__Records supplied__
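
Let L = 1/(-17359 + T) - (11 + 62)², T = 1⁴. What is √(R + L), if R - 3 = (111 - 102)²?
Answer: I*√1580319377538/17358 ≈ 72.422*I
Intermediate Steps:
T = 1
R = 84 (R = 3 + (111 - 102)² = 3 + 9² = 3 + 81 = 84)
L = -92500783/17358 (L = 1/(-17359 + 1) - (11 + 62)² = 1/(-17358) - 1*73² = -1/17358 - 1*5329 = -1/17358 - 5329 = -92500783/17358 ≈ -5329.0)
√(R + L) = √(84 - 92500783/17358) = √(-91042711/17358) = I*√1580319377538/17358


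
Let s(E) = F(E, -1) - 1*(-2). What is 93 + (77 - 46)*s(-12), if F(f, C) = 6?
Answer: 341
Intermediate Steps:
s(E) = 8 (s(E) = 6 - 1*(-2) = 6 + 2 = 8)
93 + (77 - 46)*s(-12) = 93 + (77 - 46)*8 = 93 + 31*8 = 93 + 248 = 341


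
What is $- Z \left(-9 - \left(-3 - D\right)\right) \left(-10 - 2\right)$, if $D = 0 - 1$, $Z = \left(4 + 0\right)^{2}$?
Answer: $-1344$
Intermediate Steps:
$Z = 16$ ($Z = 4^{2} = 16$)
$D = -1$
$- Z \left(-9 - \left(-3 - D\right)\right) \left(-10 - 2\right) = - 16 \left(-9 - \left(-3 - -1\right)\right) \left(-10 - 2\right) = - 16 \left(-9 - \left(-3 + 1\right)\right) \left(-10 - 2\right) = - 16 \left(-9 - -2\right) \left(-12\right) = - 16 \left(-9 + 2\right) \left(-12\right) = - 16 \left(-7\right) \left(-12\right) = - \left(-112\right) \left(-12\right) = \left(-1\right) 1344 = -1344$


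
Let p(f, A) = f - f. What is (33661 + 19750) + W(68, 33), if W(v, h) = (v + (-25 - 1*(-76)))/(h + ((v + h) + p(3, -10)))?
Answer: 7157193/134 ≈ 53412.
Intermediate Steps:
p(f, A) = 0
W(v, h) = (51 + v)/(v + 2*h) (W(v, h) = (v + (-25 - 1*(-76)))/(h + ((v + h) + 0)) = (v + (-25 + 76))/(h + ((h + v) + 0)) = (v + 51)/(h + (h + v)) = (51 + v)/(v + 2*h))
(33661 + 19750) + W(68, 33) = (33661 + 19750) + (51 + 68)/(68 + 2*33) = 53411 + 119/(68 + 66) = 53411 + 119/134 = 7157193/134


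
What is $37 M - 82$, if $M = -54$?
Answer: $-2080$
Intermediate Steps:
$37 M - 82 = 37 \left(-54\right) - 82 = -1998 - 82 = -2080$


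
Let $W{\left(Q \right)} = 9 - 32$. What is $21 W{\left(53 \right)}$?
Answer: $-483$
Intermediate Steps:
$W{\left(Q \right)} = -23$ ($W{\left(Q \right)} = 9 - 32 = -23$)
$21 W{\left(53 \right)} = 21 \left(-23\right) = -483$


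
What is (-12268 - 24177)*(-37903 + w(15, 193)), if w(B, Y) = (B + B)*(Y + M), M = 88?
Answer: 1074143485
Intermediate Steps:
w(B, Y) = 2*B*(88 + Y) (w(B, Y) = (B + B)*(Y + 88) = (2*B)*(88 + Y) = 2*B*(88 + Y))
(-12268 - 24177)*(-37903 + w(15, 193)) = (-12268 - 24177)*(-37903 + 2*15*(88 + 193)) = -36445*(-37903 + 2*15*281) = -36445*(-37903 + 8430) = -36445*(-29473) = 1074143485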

...

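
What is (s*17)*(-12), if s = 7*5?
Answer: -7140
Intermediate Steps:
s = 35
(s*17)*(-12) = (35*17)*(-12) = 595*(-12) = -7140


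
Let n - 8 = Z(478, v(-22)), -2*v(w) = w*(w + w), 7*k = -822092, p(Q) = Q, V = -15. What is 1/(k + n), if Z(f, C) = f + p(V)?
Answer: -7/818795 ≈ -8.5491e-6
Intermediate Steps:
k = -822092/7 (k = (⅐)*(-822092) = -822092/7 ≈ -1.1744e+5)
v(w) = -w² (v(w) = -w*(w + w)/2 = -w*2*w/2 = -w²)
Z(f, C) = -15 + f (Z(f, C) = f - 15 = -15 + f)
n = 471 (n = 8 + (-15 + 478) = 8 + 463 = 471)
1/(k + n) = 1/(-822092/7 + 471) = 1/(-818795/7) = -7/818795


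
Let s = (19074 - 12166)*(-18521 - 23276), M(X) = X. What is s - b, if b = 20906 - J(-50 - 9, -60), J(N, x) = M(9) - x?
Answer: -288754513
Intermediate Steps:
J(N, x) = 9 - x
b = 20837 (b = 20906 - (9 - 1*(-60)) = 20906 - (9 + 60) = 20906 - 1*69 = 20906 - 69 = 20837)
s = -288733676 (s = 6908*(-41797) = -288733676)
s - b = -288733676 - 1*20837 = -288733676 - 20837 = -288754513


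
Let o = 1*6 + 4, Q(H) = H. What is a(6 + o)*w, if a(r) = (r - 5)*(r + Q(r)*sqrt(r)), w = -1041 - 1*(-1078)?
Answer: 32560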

__Required work__
Each line above that contains "Answer" must be copied out.

__Result__
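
Answer: I*√1580319377538/17358 ≈ 72.422*I
Answer: 341
Answer: $-1344$
Answer: 7157193/134 ≈ 53412.
Answer: $-2080$
Answer: $-483$
Answer: 1074143485
Answer: -7140
Answer: -7/818795 ≈ -8.5491e-6
Answer: -288754513
Answer: 32560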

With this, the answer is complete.